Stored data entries
+++

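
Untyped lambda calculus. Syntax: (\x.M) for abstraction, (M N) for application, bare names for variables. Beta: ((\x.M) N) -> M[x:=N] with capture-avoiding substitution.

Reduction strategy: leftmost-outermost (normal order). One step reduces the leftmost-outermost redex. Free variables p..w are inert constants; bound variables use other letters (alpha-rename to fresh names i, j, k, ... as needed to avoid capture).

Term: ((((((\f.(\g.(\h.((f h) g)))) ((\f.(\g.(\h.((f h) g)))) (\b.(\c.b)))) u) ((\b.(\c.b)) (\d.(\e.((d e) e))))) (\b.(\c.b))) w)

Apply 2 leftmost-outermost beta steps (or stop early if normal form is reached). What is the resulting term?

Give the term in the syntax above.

Step 0: ((((((\f.(\g.(\h.((f h) g)))) ((\f.(\g.(\h.((f h) g)))) (\b.(\c.b)))) u) ((\b.(\c.b)) (\d.(\e.((d e) e))))) (\b.(\c.b))) w)
Step 1: (((((\g.(\h.((((\f.(\g.(\h.((f h) g)))) (\b.(\c.b))) h) g))) u) ((\b.(\c.b)) (\d.(\e.((d e) e))))) (\b.(\c.b))) w)
Step 2: ((((\h.((((\f.(\g.(\h.((f h) g)))) (\b.(\c.b))) h) u)) ((\b.(\c.b)) (\d.(\e.((d e) e))))) (\b.(\c.b))) w)

Answer: ((((\h.((((\f.(\g.(\h.((f h) g)))) (\b.(\c.b))) h) u)) ((\b.(\c.b)) (\d.(\e.((d e) e))))) (\b.(\c.b))) w)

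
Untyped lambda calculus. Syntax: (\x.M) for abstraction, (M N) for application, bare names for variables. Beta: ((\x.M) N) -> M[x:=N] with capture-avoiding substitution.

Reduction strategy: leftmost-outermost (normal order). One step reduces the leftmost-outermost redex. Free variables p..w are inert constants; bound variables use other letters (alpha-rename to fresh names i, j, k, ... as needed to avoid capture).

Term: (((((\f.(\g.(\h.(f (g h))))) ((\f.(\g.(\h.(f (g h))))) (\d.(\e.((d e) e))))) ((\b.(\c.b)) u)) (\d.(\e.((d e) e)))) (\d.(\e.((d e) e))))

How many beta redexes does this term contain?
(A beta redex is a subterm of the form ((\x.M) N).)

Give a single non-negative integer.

Answer: 3

Derivation:
Term: (((((\f.(\g.(\h.(f (g h))))) ((\f.(\g.(\h.(f (g h))))) (\d.(\e.((d e) e))))) ((\b.(\c.b)) u)) (\d.(\e.((d e) e)))) (\d.(\e.((d e) e))))
  Redex: ((\f.(\g.(\h.(f (g h))))) ((\f.(\g.(\h.(f (g h))))) (\d.(\e.((d e) e)))))
  Redex: ((\f.(\g.(\h.(f (g h))))) (\d.(\e.((d e) e))))
  Redex: ((\b.(\c.b)) u)
Total redexes: 3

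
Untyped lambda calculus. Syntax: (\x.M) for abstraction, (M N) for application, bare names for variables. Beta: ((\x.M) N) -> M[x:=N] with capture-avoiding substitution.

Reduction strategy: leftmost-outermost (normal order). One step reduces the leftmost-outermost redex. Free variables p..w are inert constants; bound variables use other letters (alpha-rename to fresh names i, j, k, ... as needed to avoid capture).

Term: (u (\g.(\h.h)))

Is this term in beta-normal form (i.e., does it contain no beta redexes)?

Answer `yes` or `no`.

Answer: yes

Derivation:
Term: (u (\g.(\h.h)))
No beta redexes found.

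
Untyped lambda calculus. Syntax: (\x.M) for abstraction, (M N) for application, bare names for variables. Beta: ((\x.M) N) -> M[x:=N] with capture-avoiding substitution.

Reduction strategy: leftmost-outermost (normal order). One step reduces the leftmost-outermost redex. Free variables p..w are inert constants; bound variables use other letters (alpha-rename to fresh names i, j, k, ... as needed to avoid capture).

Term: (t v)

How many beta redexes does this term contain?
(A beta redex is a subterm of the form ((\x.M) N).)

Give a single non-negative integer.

Term: (t v)
  (no redexes)
Total redexes: 0

Answer: 0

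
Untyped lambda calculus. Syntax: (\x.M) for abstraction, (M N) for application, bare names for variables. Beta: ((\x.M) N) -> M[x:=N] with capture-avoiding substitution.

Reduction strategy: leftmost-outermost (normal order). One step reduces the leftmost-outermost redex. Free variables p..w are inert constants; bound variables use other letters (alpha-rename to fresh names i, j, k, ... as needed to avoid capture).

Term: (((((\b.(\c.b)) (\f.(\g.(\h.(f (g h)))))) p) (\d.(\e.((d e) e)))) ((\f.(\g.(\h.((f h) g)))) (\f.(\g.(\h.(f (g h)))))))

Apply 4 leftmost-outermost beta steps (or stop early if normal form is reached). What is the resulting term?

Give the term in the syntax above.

Step 0: (((((\b.(\c.b)) (\f.(\g.(\h.(f (g h)))))) p) (\d.(\e.((d e) e)))) ((\f.(\g.(\h.((f h) g)))) (\f.(\g.(\h.(f (g h)))))))
Step 1: ((((\c.(\f.(\g.(\h.(f (g h)))))) p) (\d.(\e.((d e) e)))) ((\f.(\g.(\h.((f h) g)))) (\f.(\g.(\h.(f (g h)))))))
Step 2: (((\f.(\g.(\h.(f (g h))))) (\d.(\e.((d e) e)))) ((\f.(\g.(\h.((f h) g)))) (\f.(\g.(\h.(f (g h)))))))
Step 3: ((\g.(\h.((\d.(\e.((d e) e))) (g h)))) ((\f.(\g.(\h.((f h) g)))) (\f.(\g.(\h.(f (g h)))))))
Step 4: (\h.((\d.(\e.((d e) e))) (((\f.(\g.(\h.((f h) g)))) (\f.(\g.(\h.(f (g h)))))) h)))

Answer: (\h.((\d.(\e.((d e) e))) (((\f.(\g.(\h.((f h) g)))) (\f.(\g.(\h.(f (g h)))))) h)))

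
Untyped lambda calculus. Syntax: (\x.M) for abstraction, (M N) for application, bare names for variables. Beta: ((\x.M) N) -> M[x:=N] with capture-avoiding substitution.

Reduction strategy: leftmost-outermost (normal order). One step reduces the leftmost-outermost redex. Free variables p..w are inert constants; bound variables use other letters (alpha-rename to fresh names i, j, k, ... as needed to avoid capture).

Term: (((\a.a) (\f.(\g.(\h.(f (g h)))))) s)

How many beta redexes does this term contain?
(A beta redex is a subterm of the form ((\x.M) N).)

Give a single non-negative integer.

Term: (((\a.a) (\f.(\g.(\h.(f (g h)))))) s)
  Redex: ((\a.a) (\f.(\g.(\h.(f (g h))))))
Total redexes: 1

Answer: 1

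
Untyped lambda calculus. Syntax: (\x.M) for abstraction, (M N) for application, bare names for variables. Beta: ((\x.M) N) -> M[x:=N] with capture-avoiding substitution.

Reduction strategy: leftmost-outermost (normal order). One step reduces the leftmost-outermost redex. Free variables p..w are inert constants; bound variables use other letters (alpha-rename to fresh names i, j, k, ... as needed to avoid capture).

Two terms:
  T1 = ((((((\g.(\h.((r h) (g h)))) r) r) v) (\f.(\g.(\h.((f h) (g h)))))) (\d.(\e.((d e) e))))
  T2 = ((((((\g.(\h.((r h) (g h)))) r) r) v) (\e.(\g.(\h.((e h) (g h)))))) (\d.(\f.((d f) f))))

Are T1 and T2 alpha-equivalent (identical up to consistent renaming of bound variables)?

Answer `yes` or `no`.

Term 1: ((((((\g.(\h.((r h) (g h)))) r) r) v) (\f.(\g.(\h.((f h) (g h)))))) (\d.(\e.((d e) e))))
Term 2: ((((((\g.(\h.((r h) (g h)))) r) r) v) (\e.(\g.(\h.((e h) (g h)))))) (\d.(\f.((d f) f))))
Alpha-equivalence: compare structure up to binder renaming.
Result: True

Answer: yes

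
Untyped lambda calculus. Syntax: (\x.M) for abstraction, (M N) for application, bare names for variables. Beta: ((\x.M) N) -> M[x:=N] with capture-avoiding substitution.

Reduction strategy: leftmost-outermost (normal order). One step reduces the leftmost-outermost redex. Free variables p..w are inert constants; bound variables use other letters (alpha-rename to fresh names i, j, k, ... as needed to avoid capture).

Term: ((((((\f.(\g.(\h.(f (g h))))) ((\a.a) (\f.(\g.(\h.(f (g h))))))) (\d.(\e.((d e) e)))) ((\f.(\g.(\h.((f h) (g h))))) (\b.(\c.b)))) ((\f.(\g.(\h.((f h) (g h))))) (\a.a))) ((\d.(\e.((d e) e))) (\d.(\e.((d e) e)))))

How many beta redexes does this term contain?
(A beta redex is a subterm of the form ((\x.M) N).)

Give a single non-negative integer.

Term: ((((((\f.(\g.(\h.(f (g h))))) ((\a.a) (\f.(\g.(\h.(f (g h))))))) (\d.(\e.((d e) e)))) ((\f.(\g.(\h.((f h) (g h))))) (\b.(\c.b)))) ((\f.(\g.(\h.((f h) (g h))))) (\a.a))) ((\d.(\e.((d e) e))) (\d.(\e.((d e) e)))))
  Redex: ((\f.(\g.(\h.(f (g h))))) ((\a.a) (\f.(\g.(\h.(f (g h)))))))
  Redex: ((\a.a) (\f.(\g.(\h.(f (g h))))))
  Redex: ((\f.(\g.(\h.((f h) (g h))))) (\b.(\c.b)))
  Redex: ((\f.(\g.(\h.((f h) (g h))))) (\a.a))
  Redex: ((\d.(\e.((d e) e))) (\d.(\e.((d e) e))))
Total redexes: 5

Answer: 5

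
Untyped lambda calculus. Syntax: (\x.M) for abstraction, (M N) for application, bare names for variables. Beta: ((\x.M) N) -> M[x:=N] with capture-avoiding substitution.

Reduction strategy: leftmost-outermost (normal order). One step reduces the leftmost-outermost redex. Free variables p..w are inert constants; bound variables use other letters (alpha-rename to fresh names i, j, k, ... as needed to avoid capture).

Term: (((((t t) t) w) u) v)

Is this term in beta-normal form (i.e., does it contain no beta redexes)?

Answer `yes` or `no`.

Answer: yes

Derivation:
Term: (((((t t) t) w) u) v)
No beta redexes found.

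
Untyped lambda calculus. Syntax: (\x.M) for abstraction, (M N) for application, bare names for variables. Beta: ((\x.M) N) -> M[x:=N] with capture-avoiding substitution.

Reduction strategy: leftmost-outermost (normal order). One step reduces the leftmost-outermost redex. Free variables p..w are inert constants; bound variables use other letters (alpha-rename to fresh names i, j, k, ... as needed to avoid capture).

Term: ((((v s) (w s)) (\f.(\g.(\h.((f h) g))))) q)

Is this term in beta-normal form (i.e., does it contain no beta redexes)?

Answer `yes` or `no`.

Term: ((((v s) (w s)) (\f.(\g.(\h.((f h) g))))) q)
No beta redexes found.

Answer: yes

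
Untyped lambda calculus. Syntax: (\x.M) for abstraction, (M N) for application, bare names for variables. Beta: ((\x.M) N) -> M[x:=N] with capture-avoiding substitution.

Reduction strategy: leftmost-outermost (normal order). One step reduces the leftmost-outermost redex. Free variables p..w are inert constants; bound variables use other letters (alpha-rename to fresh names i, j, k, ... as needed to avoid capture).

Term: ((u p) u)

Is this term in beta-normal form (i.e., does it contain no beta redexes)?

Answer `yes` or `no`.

Answer: yes

Derivation:
Term: ((u p) u)
No beta redexes found.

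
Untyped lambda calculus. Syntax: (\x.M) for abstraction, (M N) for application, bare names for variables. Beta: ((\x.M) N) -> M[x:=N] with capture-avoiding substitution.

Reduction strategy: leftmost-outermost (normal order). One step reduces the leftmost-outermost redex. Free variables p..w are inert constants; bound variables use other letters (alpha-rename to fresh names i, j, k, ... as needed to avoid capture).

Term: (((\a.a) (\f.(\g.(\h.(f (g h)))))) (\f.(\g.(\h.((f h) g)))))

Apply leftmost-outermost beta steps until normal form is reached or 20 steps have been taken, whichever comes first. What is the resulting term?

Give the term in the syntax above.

Answer: (\g.(\h.(\i.(\j.(((g h) j) i)))))

Derivation:
Step 0: (((\a.a) (\f.(\g.(\h.(f (g h)))))) (\f.(\g.(\h.((f h) g)))))
Step 1: ((\f.(\g.(\h.(f (g h))))) (\f.(\g.(\h.((f h) g)))))
Step 2: (\g.(\h.((\f.(\g.(\h.((f h) g)))) (g h))))
Step 3: (\g.(\h.(\i.(\j.(((g h) j) i)))))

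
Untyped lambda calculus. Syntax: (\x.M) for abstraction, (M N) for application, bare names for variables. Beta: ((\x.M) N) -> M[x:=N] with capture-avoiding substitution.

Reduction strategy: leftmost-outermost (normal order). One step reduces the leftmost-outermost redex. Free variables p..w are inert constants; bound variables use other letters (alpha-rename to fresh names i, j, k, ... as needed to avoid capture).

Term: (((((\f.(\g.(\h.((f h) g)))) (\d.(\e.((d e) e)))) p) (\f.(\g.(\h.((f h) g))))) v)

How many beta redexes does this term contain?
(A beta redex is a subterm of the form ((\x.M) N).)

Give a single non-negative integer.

Term: (((((\f.(\g.(\h.((f h) g)))) (\d.(\e.((d e) e)))) p) (\f.(\g.(\h.((f h) g))))) v)
  Redex: ((\f.(\g.(\h.((f h) g)))) (\d.(\e.((d e) e))))
Total redexes: 1

Answer: 1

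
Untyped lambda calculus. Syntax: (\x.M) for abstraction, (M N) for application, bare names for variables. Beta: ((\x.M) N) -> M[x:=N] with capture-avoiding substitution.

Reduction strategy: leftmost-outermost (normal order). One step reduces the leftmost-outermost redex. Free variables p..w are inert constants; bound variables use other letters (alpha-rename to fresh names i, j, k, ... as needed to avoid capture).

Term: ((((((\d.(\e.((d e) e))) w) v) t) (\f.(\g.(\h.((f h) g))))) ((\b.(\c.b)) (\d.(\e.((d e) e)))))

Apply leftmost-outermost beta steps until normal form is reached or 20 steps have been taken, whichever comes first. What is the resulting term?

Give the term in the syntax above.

Step 0: ((((((\d.(\e.((d e) e))) w) v) t) (\f.(\g.(\h.((f h) g))))) ((\b.(\c.b)) (\d.(\e.((d e) e)))))
Step 1: (((((\e.((w e) e)) v) t) (\f.(\g.(\h.((f h) g))))) ((\b.(\c.b)) (\d.(\e.((d e) e)))))
Step 2: (((((w v) v) t) (\f.(\g.(\h.((f h) g))))) ((\b.(\c.b)) (\d.(\e.((d e) e)))))
Step 3: (((((w v) v) t) (\f.(\g.(\h.((f h) g))))) (\c.(\d.(\e.((d e) e)))))

Answer: (((((w v) v) t) (\f.(\g.(\h.((f h) g))))) (\c.(\d.(\e.((d e) e)))))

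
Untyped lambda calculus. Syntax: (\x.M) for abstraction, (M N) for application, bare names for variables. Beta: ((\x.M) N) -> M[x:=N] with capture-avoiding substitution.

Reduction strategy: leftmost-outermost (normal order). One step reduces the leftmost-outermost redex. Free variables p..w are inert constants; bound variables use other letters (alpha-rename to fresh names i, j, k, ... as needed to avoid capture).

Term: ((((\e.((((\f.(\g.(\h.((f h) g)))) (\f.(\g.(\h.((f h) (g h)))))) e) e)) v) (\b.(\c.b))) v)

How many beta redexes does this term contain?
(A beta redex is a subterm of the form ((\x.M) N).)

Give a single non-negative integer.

Answer: 2

Derivation:
Term: ((((\e.((((\f.(\g.(\h.((f h) g)))) (\f.(\g.(\h.((f h) (g h)))))) e) e)) v) (\b.(\c.b))) v)
  Redex: ((\e.((((\f.(\g.(\h.((f h) g)))) (\f.(\g.(\h.((f h) (g h)))))) e) e)) v)
  Redex: ((\f.(\g.(\h.((f h) g)))) (\f.(\g.(\h.((f h) (g h))))))
Total redexes: 2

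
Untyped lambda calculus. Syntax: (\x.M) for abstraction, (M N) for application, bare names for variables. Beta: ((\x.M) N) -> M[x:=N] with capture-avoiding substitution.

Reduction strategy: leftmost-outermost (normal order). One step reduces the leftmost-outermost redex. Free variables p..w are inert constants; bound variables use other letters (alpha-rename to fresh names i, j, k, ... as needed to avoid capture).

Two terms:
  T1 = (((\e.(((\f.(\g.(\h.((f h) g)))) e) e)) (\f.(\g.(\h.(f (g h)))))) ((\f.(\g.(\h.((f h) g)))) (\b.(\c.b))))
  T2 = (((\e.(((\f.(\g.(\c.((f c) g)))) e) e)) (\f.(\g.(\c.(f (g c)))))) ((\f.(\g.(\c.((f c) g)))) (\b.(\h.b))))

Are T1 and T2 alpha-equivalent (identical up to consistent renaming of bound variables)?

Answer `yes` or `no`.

Answer: yes

Derivation:
Term 1: (((\e.(((\f.(\g.(\h.((f h) g)))) e) e)) (\f.(\g.(\h.(f (g h)))))) ((\f.(\g.(\h.((f h) g)))) (\b.(\c.b))))
Term 2: (((\e.(((\f.(\g.(\c.((f c) g)))) e) e)) (\f.(\g.(\c.(f (g c)))))) ((\f.(\g.(\c.((f c) g)))) (\b.(\h.b))))
Alpha-equivalence: compare structure up to binder renaming.
Result: True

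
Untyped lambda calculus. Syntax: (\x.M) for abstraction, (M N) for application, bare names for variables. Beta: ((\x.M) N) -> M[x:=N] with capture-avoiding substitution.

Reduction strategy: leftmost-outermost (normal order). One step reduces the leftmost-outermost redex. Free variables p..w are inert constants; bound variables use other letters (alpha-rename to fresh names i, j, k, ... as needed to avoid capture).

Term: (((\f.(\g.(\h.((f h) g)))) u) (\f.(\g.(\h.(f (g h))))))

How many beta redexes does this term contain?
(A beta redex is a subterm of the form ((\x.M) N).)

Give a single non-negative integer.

Answer: 1

Derivation:
Term: (((\f.(\g.(\h.((f h) g)))) u) (\f.(\g.(\h.(f (g h))))))
  Redex: ((\f.(\g.(\h.((f h) g)))) u)
Total redexes: 1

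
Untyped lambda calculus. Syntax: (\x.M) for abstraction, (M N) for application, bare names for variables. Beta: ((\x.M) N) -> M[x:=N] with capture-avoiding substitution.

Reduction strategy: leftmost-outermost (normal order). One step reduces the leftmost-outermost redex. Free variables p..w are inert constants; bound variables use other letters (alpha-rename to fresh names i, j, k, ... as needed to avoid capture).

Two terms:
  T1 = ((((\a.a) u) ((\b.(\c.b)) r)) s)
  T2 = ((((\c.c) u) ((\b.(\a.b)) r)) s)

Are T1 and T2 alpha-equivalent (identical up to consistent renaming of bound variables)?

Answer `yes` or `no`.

Answer: yes

Derivation:
Term 1: ((((\a.a) u) ((\b.(\c.b)) r)) s)
Term 2: ((((\c.c) u) ((\b.(\a.b)) r)) s)
Alpha-equivalence: compare structure up to binder renaming.
Result: True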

+++

*WORK ITEM*.
Your answer should hold the line with "T1 = ((((\a.a) u) ((\b.(\c.b)) r)) s)" and each line after it to the end of the data, retyped exactly. Include no other lines.

*RESPONSE TO THIS EXERCISE*.
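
  T1 = ((((\a.a) u) ((\b.(\c.b)) r)) s)
  T2 = ((((\c.c) u) ((\b.(\a.b)) r)) s)

Are T1 and T2 alpha-equivalent (identical up to consistent renaming of bound variables)?

Answer `yes` or `no`.

Answer: yes

Derivation:
Term 1: ((((\a.a) u) ((\b.(\c.b)) r)) s)
Term 2: ((((\c.c) u) ((\b.(\a.b)) r)) s)
Alpha-equivalence: compare structure up to binder renaming.
Result: True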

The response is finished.